### [EXERCISE INSTRUCTIONS]
Please take the records that follow and repeat exactly the lines starting with the line with "0.39 $/lb |" and going on through the line with "A prosthetic limb".

### [LISTED ENTRIES]
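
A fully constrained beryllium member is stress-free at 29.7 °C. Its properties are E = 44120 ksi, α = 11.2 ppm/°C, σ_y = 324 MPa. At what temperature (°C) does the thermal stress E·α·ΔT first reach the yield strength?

E = 44120 ksi = 304.2 GPa.
E·α·ΔT = 324.0 MPa ⇒ ΔT = 324.0 / (304.2×10³ × 11.2×10⁻⁶) = 95.10 K.
T = 29.7 + 95.10 = 124.8 °C.

125 °C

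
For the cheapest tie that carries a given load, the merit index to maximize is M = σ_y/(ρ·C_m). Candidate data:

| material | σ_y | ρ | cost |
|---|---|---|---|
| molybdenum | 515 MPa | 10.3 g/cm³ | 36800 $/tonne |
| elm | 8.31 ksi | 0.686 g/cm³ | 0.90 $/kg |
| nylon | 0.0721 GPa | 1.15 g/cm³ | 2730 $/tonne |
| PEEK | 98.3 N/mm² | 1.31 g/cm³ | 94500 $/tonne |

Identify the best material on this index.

elm

After converting to SI:
  molybdenum: σ_y = 515.0 MPa, ρ = 10300 kg/m³, cost = 36.80 $/kg
  elm: σ_y = 57.30 MPa, ρ = 686.0 kg/m³, cost = 0.9000 $/kg
  nylon: σ_y = 72.10 MPa, ρ = 1150 kg/m³, cost = 2.730 $/kg
  PEEK: σ_y = 98.30 MPa, ρ = 1310 kg/m³, cost = 94.50 $/kg
  elm: M = 92.8 kN·m per $
  nylon: M = 23.0 kN·m per $
  molybdenum: M = 1.36 kN·m per $
  PEEK: M = 0.794 kN·m per $
Highest index: elm.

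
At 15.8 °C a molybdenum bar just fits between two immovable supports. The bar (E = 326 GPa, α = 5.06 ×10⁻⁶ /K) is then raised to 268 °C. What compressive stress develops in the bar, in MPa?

ΔT = 252.2 K. Constrained thermal stress σ = E·α·ΔT = 326.0×10³ MPa × 5.06×10⁻⁶ × 252.2 = 416 MPa (compressive).

416 MPa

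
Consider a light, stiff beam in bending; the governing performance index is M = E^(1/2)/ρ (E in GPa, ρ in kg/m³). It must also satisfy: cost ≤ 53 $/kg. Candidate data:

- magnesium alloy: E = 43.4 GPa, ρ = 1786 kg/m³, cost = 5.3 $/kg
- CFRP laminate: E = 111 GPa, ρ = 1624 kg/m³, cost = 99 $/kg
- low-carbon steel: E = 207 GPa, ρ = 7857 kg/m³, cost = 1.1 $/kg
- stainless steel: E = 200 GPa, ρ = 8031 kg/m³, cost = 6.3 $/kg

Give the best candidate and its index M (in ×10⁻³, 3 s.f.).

magnesium alloy, M = 3.69×10⁻³

Screen on constraints: cost ≤ 53 $/kg. Survivors: magnesium alloy, low-carbon steel, stainless steel.
Per-candidate index values:
  magnesium alloy: M = 3.69×10⁻³
  low-carbon steel: M = 1.83×10⁻³
  stainless steel: M = 1.76×10⁻³
Magnesium alloy has the largest M.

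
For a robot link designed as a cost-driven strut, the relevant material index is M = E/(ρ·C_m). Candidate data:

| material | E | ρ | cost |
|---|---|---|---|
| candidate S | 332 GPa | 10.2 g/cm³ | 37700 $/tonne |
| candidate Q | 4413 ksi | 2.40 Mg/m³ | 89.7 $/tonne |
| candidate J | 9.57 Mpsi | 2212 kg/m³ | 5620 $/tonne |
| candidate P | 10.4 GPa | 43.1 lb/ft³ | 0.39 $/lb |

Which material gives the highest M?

candidate Q

In SI units:
  candidate S: E = 332.0 GPa, ρ = 10200 kg/m³, cost = 37.70 $/kg
  candidate Q: E = 30.43 GPa, ρ = 2400 kg/m³, cost = 0.08970 $/kg
  candidate J: E = 65.98 GPa, ρ = 2212 kg/m³, cost = 5.620 $/kg
  candidate P: E = 10.40 GPa, ρ = 690.4 kg/m³, cost = 0.8598 $/kg
  candidate Q: M = 141 MN·m per $
  candidate P: M = 17.5 MN·m per $
  candidate J: M = 5.31 MN·m per $
  candidate S: M = 0.863 MN·m per $
Candidate Q ranks first.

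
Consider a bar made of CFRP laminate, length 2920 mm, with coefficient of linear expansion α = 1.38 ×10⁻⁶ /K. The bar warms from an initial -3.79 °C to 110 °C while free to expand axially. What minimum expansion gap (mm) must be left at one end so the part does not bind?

0.459 mm

ΔT = 110 − (-3.79) = 113.8 K.
ΔL = α·L₀·ΔT = 1.38×10⁻⁶ × 2920 mm × 113.8 K = 0.459 mm.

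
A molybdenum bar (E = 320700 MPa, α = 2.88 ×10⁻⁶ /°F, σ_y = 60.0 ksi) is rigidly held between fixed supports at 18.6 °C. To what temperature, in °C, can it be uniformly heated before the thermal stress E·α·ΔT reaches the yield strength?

E = 320700 MPa = 320.7 GPa.
α = 2.88×10⁻⁶/°F × 9/5 = 5.18×10⁻⁶/K.
σ_y = 60.0 ksi = 413.7 MPa.
E·α·ΔT = 413.7 MPa ⇒ ΔT = 413.7 / (320.7×10³ × 5.18×10⁻⁶) = 248.8 K.
T = 18.6 + 248.8 = 267.4 °C.

267 °C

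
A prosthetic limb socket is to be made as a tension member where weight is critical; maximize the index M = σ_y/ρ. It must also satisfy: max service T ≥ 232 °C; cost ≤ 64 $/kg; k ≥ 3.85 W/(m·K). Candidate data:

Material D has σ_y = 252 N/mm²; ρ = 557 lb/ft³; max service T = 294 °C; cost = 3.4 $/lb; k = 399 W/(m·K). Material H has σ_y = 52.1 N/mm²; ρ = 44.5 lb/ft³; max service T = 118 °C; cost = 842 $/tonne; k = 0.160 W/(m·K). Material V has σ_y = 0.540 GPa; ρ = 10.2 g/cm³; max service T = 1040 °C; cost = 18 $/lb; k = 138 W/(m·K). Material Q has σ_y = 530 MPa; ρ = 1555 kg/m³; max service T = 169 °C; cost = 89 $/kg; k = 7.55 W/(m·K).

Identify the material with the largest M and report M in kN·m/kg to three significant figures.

material V, M = 52.9 kN·m/kg

Screen on constraints: max service T ≥ 232 °C; cost ≤ 64 $/kg; k ≥ 3.85 W/(m·K). Survivors: material D, material V.
In SI units:
  material D: σ_y = 252.0 MPa, ρ = 8922 kg/m³
  material V: σ_y = 540.0 MPa, ρ = 10200 kg/m³
  material V: M = 52.9 kN·m/kg
  material D: M = 28.2 kN·m/kg
Highest index: material V.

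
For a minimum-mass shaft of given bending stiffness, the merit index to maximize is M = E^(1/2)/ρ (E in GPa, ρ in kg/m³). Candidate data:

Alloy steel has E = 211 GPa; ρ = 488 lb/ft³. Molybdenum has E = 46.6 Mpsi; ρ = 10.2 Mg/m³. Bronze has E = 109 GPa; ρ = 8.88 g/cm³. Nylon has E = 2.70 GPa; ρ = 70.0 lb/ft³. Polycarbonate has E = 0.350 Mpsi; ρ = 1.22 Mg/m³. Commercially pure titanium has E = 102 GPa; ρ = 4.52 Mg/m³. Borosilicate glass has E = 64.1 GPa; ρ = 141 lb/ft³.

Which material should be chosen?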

### [SOLUTION TO THE PROBLEM]
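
| candidate P | 10.4 GPa | 43.1 lb/ft³ | 0.39 $/lb |

Which material gives the highest M?

candidate Q

In SI units:
  candidate S: E = 332.0 GPa, ρ = 10200 kg/m³, cost = 37.70 $/kg
  candidate Q: E = 30.43 GPa, ρ = 2400 kg/m³, cost = 0.08970 $/kg
  candidate J: E = 65.98 GPa, ρ = 2212 kg/m³, cost = 5.620 $/kg
  candidate P: E = 10.40 GPa, ρ = 690.4 kg/m³, cost = 0.8598 $/kg
  candidate Q: M = 141 MN·m per $
  candidate P: M = 17.5 MN·m per $
  candidate J: M = 5.31 MN·m per $
  candidate S: M = 0.863 MN·m per $
Candidate Q ranks first.

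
Consider a bar made of CFRP laminate, length 2920 mm, with coefficient of linear expansion α = 1.38 ×10⁻⁶ /K. The bar warms from an initial -3.79 °C to 110 °C while free to expand axially. What minimum expansion gap (mm) must be left at one end so the part does not bind?

0.459 mm

ΔT = 110 − (-3.79) = 113.8 K.
ΔL = α·L₀·ΔT = 1.38×10⁻⁶ × 2920 mm × 113.8 K = 0.459 mm.

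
A molybdenum bar (E = 320700 MPa, α = 2.88 ×10⁻⁶ /°F, σ_y = 60.0 ksi) is rigidly held between fixed supports at 18.6 °C. To what temperature, in °C, can it be uniformly heated before the thermal stress E·α·ΔT reaches the yield strength?

E = 320700 MPa = 320.7 GPa.
α = 2.88×10⁻⁶/°F × 9/5 = 5.18×10⁻⁶/K.
σ_y = 60.0 ksi = 413.7 MPa.
E·α·ΔT = 413.7 MPa ⇒ ΔT = 413.7 / (320.7×10³ × 5.18×10⁻⁶) = 248.8 K.
T = 18.6 + 248.8 = 267.4 °C.

267 °C

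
A prosthetic limb socket is to be made as a tension member where weight is critical; maximize the index M = σ_y/ρ. It must also satisfy: max service T ≥ 232 °C; cost ≤ 64 $/kg; k ≥ 3.85 W/(m·K). Candidate data: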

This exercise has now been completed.